> **Problem description**:
Can you print every record below exactly as written?

:: Listed records

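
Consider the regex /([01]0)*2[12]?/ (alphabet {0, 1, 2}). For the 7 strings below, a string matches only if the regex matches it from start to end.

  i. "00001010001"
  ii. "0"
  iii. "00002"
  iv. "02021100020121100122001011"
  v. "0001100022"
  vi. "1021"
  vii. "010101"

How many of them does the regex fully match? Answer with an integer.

2

i. "00001010001" → no match
ii. "0" → no match
iii. "00002" → match
iv → no match
v. "0001100022" → no match
vi. "1021" → match
vii. "010101" → no match
Total matched: 2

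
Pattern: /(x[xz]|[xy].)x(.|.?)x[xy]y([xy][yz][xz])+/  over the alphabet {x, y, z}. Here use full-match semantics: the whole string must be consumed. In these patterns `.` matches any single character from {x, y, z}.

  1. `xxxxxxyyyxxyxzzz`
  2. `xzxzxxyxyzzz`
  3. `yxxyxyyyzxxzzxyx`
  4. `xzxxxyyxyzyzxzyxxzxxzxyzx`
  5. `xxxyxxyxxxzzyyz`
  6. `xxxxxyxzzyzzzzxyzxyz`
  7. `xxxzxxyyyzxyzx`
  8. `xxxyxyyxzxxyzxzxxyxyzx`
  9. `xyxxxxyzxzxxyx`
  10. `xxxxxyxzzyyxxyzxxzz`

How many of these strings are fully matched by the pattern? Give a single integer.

2

1 → no match
2 → no match
3 → match
4 → no match
5 → no match
6 → no match
7 → no match
8 → match
9 → no match
10 → no match
Total matched: 2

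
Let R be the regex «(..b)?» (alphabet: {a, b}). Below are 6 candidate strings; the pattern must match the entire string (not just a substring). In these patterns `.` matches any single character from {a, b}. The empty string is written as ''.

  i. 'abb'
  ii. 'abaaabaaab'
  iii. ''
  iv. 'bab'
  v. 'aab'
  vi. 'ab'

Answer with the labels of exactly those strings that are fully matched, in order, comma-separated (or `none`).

i. 'abb' → match
ii. 'abaaabaaab' → no match
iii. '' → match
iv. 'bab' → match
v. 'aab' → match
vi. 'ab' → no match

i, iii, iv, v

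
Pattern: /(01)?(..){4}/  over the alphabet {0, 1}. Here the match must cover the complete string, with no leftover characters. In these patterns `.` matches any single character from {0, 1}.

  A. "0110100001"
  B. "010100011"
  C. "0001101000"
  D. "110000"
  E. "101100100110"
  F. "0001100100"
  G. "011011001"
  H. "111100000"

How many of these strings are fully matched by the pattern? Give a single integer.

A. "0110100001" → match
B. "010100011" → no match
C. "0001101000" → no match
D. "110000" → no match
E. "101100100110" → no match
F. "0001100100" → no match
G. "011011001" → no match
H. "111100000" → no match
Total matched: 1

1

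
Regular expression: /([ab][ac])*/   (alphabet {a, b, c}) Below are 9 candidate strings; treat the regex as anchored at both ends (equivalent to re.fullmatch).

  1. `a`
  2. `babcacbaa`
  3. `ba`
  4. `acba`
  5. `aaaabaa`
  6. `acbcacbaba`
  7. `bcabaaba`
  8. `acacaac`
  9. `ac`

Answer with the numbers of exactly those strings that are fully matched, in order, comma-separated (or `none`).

1 → no match
2 → no match
3 → match
4 → match
5 → no match
6 → match
7 → no match
8 → no match
9 → match

3, 4, 6, 9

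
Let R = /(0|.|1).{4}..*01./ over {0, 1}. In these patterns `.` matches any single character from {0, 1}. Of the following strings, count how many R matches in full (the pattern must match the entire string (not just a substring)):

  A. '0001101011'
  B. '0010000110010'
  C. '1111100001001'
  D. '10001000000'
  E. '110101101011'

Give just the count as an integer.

A. '0001101011' → match
B → match
C → no match
D. '10001000000' → no match
E. '110101101011' → match
Total matched: 3

3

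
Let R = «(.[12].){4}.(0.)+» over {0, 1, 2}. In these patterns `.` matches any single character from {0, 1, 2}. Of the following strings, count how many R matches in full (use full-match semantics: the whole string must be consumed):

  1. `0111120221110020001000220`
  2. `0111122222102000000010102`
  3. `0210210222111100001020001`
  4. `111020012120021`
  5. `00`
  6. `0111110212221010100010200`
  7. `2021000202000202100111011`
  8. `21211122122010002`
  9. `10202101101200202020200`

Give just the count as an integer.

3

1 → no match
2 → match
3 → no match
4 → no match
5 → no match
6 → match
7 → no match
8 → match
9 → no match
Total matched: 3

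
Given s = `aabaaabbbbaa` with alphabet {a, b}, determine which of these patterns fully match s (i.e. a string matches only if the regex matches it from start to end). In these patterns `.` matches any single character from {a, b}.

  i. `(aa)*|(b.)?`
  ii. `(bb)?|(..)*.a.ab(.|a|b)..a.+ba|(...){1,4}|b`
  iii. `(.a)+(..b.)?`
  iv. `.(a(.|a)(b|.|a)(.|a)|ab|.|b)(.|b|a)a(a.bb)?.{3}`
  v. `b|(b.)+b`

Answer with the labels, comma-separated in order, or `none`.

i → no match
ii → match
iii → no match
iv → match
v → no match — must start with `b`

ii, iv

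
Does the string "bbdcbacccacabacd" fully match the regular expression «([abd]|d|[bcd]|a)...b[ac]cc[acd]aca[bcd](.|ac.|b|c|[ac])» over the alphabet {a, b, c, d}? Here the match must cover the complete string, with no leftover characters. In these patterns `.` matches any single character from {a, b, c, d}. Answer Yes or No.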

::::

> **Written reply**:
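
Consider the regex /([01]0)*2[12]?/ (alphabet {0, 1, 2}). For the 7 strings below, a string matches only if the regex matches it from start to end.

  i. "00001010001"
  ii. "0"
  iii. "00002"
  iv. "02021100020121100122001011"
  v. "0001100022"
  vi. "1021"
  vii. "010101"

How many of them does the regex fully match? Answer with an integer.

2

i. "00001010001" → no match
ii. "0" → no match
iii. "00002" → match
iv → no match
v. "0001100022" → no match
vi. "1021" → match
vii. "010101" → no match
Total matched: 2

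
Pattern: /(x[xz]|[xy].)x(.|.?)x[xy]y([xy][yz][xz])+/  over the alphabet {x, y, z}. Here use full-match semantics: the whole string must be consumed. In these patterns `.` matches any single character from {x, y, z}.

  1. `xxxxxxyyyxxyxzzz`
  2. `xzxzxxyxyzzz`
  3. `yxxyxyyyzxxzzxyx`
  4. `xzxxxyyxyzyzxzyxxzxxzxyzx`
  5. `xxxyxxyxxxzzyyz`
  6. `xxxxxyxzzyzzzzxyzxyz`
  7. `xxxzxxyyyzxyzx`
  8. `xxxyxyyxzxxyzxzxxyxyzx`
  9. `xyxxxxyzxzxxyx`
  10. `xxxxxyxzzyyxxyzxxzz`

How many of these strings are fully matched by the pattern? Give a single integer.

2

1 → no match
2 → no match
3 → match
4 → no match
5 → no match
6 → no match
7 → no match
8 → match
9 → no match
10 → no match
Total matched: 2

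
Let R be the regex «(..b)?» (alphabet: {a, b}). Below are 6 candidate strings; the pattern must match the entire string (not just a substring). In these patterns `.` matches any single character from {a, b}. The empty string is written as ''.

  i. 'abb'
  ii. 'abaaabaaab'
  iii. ''
  iv. 'bab'
  v. 'aab'
  vi. 'ab'

Answer with the labels of exactly those strings that are fully matched, in order, comma-separated (or `none`).

i. 'abb' → match
ii. 'abaaabaaab' → no match
iii. '' → match
iv. 'bab' → match
v. 'aab' → match
vi. 'ab' → no match

i, iii, iv, v

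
Pattern: /(01)?(..){4}/  over the alphabet {0, 1}. Here the match must cover the complete string, with no leftover characters. In these patterns `.` matches any single character from {0, 1}.

  A. "0110100001"
  B. "010100011"
  C. "0001101000"
  D. "110000"
  E. "101100100110"
  F. "0001100100"
  G. "011011001"
  H. "111100000"

How many of these strings are fully matched by the pattern? Give a single integer.

A. "0110100001" → match
B. "010100011" → no match
C. "0001101000" → no match
D. "110000" → no match
E. "101100100110" → no match
F. "0001100100" → no match
G. "011011001" → no match
H. "111100000" → no match
Total matched: 1

1

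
Regular expression: /([ab][ac])*/   (alphabet {a, b, c}) Below are 9 candidate strings; treat the regex as anchored at both ends (equivalent to re.fullmatch).

  1. `a`
  2. `babcacbaa`
  3. `ba`
  4. `acba`
  5. `aaaabaa`
  6. `acbcacbaba`
  7. `bcabaaba`
  8. `acacaac`
  9. `ac`

Answer with the numbers of exactly those strings that are fully matched, in order, comma-separated (or `none`).

1 → no match
2 → no match
3 → match
4 → match
5 → no match
6 → match
7 → no match
8 → no match
9 → match

3, 4, 6, 9

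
Let R = /(0|.|1).{4}..*01./ over {0, 1}. In these patterns `.` matches any single character from {0, 1}. Of the following strings, count how many R matches in full (the pattern must match the entire string (not just a substring)):

  A. '0001101011'
  B. '0010000110010'
  C. '1111100001001'
  D. '10001000000'
  E. '110101101011'

Give just the count as an integer.

A. '0001101011' → match
B → match
C → no match
D. '10001000000' → no match
E. '110101101011' → match
Total matched: 3

3

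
Let R = «(.[12].){4}.(0.)+» over {0, 1, 2}. In these patterns `.` matches any single character from {0, 1, 2}. Of the following strings, count how many R matches in full (use full-match semantics: the whole string must be consumed):

  1. `0111120221110020001000220`
  2. `0111122222102000000010102`
  3. `0210210222111100001020001`
  4. `111020012120021`
  5. `00`
  6. `0111110212221010100010200`
  7. `2021000202000202100111011`
  8. `21211122122010002`
  9. `10202101101200202020200`

Give just the count as an integer.

3

1 → no match
2 → match
3 → no match
4 → no match
5 → no match
6 → match
7 → no match
8 → match
9 → no match
Total matched: 3

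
Given s = `aabaaabbbbaa` with alphabet {a, b}, determine which of these patterns fully match s (i.e. a string matches only if the regex matches it from start to end). In these patterns `.` matches any single character from {a, b}.

  i. `(aa)*|(b.)?`
  ii. `(bb)?|(..)*.a.ab(.|a|b)..a.+ba|(...){1,4}|b`
  iii. `(.a)+(..b.)?`
  iv. `.(a(.|a)(b|.|a)(.|a)|ab|.|b)(.|b|a)a(a.bb)?.{3}`
  v. `b|(b.)+b`

Answer with the labels, comma-separated in order, or `none`.

i → no match
ii → match
iii → no match
iv → match
v → no match — must start with `b`

ii, iv

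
Does the string "bbdcbacccacabacd" fully match the regular expression «([abd]|d|[bcd]|a)...b[ac]cc[acd]aca[bcd](.|ac.|b|c|[ac])» over the alphabet {a, b, c, d}? Here the match must cover the complete string, with no leftover characters. In these patterns `.` matches any single character from {a, b, c, d}. Answer Yes or No.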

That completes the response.